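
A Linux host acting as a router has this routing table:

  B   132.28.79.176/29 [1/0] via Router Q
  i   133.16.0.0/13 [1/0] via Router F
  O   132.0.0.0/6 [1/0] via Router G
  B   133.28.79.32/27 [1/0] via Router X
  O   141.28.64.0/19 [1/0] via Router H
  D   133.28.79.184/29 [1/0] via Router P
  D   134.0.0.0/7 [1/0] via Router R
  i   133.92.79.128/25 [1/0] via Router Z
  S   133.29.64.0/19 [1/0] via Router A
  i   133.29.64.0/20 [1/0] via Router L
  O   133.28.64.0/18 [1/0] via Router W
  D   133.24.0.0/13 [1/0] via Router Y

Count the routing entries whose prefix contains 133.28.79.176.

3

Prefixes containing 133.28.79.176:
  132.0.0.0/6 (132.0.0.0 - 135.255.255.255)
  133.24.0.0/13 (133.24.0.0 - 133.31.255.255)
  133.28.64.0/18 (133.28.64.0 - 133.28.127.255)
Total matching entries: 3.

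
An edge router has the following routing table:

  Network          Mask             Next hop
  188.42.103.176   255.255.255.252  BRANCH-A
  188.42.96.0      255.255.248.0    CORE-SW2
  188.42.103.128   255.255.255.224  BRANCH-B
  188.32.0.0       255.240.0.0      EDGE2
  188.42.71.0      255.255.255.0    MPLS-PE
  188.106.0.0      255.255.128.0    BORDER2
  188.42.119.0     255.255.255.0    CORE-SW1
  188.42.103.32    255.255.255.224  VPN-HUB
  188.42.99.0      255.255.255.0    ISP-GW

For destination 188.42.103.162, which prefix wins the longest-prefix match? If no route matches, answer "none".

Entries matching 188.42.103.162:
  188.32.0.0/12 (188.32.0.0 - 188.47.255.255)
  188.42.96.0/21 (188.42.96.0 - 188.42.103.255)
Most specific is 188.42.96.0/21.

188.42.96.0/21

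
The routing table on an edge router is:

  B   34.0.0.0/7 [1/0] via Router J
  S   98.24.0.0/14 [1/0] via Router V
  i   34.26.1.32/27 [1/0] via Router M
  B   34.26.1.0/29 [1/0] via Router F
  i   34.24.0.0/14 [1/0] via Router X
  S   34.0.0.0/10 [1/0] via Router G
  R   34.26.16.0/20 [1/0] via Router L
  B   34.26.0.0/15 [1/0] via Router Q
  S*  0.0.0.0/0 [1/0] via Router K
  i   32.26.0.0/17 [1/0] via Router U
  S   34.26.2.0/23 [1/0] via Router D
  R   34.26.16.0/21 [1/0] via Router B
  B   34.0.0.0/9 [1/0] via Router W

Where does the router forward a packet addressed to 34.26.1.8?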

# # # #

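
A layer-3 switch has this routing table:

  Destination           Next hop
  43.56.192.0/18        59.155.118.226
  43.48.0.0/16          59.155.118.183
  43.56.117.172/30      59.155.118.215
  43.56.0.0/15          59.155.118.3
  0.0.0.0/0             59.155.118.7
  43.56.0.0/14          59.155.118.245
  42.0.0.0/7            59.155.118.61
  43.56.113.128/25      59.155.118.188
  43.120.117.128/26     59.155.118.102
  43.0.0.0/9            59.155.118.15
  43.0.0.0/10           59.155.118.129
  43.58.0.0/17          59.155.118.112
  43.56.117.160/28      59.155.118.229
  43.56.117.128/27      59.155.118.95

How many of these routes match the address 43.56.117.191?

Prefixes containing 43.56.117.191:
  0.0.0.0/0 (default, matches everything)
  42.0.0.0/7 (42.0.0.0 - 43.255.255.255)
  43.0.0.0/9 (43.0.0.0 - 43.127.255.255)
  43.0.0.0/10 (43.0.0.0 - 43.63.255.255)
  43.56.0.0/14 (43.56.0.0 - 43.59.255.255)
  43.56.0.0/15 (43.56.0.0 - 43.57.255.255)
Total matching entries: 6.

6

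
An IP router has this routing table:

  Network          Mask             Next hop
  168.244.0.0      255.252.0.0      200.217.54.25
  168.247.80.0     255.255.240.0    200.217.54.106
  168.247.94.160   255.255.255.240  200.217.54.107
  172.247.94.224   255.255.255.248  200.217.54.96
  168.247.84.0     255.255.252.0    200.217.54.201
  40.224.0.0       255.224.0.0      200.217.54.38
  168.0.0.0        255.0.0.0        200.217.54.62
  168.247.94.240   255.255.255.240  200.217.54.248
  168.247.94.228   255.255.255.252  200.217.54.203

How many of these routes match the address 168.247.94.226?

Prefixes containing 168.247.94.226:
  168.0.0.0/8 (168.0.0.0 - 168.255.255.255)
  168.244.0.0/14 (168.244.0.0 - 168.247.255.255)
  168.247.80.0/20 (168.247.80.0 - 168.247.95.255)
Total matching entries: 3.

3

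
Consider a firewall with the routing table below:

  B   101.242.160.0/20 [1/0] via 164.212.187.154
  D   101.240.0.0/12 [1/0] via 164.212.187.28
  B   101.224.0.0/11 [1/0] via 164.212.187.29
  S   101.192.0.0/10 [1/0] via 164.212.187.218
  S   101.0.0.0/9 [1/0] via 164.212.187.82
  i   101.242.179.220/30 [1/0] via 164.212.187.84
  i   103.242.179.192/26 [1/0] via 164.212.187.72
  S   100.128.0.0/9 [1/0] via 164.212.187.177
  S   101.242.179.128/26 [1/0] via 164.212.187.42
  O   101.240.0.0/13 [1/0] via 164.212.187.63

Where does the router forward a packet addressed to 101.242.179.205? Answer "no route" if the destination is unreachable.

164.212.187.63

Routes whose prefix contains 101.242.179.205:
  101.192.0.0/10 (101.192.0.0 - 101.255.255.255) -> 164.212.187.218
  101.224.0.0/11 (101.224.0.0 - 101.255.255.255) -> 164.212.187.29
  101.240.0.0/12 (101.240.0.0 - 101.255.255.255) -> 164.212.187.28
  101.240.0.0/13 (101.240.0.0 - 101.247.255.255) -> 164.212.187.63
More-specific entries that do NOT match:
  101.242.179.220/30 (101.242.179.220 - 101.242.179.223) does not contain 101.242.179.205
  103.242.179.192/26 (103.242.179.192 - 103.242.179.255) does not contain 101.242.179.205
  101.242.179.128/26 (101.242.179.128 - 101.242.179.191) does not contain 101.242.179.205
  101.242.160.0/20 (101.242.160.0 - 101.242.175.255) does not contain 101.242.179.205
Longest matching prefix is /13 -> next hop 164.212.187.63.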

# # # #

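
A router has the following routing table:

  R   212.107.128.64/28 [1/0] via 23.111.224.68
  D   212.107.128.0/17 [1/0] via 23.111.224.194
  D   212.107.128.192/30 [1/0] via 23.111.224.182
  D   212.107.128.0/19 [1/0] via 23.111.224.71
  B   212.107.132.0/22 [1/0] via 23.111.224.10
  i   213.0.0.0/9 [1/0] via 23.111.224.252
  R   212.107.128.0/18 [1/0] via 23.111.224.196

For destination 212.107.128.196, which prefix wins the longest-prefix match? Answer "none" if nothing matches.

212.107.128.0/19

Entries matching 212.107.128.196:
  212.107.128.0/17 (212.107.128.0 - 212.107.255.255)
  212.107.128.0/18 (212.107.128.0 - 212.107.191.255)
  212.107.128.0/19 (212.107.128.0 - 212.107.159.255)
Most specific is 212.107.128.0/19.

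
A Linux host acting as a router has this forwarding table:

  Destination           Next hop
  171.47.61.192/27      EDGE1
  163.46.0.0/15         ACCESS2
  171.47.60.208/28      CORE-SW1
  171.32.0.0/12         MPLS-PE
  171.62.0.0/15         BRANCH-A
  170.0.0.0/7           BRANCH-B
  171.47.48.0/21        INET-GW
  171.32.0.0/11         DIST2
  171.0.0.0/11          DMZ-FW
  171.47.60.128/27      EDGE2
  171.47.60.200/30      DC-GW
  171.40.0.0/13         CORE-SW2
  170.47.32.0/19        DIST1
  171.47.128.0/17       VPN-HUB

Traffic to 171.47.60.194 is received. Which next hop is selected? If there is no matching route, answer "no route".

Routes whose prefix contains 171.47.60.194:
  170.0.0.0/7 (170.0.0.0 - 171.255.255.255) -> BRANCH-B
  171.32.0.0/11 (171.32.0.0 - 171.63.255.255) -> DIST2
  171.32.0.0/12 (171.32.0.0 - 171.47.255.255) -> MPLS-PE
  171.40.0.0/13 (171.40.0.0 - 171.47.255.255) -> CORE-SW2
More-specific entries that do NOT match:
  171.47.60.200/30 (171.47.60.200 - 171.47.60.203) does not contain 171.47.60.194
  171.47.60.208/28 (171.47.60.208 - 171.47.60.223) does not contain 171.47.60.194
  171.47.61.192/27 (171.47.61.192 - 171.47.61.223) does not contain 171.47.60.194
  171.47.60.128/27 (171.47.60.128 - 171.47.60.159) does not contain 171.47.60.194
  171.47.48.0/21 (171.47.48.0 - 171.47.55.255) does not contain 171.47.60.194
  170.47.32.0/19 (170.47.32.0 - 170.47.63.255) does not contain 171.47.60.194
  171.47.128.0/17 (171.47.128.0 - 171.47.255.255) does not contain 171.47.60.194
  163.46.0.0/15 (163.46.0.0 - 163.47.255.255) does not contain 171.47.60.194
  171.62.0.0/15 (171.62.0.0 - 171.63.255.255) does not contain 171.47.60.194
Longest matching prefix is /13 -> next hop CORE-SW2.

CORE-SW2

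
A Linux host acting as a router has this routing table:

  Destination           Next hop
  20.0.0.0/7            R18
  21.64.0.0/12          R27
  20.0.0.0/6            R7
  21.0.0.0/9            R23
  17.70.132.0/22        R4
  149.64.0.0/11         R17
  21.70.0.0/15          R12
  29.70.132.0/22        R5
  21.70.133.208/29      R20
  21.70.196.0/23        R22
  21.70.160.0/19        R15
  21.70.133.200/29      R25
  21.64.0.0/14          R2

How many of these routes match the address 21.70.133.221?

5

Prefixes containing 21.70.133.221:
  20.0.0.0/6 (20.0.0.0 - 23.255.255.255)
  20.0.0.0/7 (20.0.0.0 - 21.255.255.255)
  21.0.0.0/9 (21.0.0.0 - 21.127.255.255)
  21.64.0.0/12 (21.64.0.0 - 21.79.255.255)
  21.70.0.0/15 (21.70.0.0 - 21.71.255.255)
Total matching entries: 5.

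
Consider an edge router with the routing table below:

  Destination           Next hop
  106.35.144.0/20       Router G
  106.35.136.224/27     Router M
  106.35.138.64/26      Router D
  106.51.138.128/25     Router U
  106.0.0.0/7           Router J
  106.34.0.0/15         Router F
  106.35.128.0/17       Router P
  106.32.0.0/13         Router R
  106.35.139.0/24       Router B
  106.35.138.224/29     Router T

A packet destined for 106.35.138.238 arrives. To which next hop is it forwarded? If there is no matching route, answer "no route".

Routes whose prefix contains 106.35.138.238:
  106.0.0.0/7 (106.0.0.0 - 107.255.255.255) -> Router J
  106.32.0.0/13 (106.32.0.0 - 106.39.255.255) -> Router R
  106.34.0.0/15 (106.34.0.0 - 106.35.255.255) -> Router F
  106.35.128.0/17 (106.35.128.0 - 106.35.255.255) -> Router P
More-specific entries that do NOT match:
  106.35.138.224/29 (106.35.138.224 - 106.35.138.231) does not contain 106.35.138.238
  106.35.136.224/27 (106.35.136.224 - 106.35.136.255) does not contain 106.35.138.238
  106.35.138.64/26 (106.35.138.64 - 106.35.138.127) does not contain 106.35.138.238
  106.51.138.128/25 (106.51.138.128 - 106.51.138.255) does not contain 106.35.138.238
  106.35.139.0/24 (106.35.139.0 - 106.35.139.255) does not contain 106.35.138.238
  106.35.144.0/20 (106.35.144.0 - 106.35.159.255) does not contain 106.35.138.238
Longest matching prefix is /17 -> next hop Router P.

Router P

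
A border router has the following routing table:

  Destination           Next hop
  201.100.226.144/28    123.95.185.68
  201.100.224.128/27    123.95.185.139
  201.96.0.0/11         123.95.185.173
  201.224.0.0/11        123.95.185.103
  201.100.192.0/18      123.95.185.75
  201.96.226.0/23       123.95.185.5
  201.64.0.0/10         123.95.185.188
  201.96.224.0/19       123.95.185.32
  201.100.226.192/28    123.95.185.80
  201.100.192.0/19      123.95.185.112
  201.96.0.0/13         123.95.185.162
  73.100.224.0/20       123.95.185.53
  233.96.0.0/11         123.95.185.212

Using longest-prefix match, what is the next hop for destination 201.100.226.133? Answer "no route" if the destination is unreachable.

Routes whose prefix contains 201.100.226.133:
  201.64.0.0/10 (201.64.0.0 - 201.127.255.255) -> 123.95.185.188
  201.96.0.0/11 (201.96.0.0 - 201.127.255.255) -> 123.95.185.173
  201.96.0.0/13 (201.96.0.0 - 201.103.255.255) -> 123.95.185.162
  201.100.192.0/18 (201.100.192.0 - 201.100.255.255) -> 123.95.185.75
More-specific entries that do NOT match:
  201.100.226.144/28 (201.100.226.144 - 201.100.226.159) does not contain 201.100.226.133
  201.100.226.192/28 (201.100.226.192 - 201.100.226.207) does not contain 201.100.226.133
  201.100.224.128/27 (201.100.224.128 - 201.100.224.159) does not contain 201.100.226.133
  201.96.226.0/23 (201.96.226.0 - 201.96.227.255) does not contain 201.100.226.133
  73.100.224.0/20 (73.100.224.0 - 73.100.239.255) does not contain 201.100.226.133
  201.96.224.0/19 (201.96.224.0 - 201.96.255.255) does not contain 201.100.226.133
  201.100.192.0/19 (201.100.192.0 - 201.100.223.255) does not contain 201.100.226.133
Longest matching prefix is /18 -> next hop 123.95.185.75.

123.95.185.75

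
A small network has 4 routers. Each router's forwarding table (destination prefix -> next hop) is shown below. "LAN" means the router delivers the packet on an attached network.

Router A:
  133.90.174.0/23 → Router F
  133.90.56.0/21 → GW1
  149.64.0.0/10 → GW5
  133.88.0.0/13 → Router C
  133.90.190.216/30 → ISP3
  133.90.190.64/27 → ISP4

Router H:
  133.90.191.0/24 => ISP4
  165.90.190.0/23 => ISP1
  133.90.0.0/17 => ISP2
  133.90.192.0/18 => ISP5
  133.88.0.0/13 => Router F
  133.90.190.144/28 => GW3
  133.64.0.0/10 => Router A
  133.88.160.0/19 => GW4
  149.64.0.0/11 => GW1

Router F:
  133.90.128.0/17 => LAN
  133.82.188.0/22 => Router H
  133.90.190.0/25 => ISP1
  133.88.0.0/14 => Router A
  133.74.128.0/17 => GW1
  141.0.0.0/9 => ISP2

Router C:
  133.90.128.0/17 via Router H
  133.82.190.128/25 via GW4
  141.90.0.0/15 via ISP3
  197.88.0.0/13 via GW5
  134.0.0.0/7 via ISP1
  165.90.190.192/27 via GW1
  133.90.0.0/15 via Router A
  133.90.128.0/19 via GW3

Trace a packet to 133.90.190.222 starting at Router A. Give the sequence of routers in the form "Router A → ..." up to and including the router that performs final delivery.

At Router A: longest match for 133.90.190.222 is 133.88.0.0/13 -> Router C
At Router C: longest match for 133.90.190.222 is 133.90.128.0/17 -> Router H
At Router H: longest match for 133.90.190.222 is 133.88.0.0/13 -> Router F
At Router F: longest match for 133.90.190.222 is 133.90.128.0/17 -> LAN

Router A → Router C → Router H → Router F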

# # # #

Across the whole listing above, find every line with the string "forwarding" and copy it.

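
A Linux host acting as a router has this forwarding table:
A small network has 4 routers. Each router's forwarding table (destination prefix -> next hop) is shown below. "LAN" means the router delivers the packet on an attached network.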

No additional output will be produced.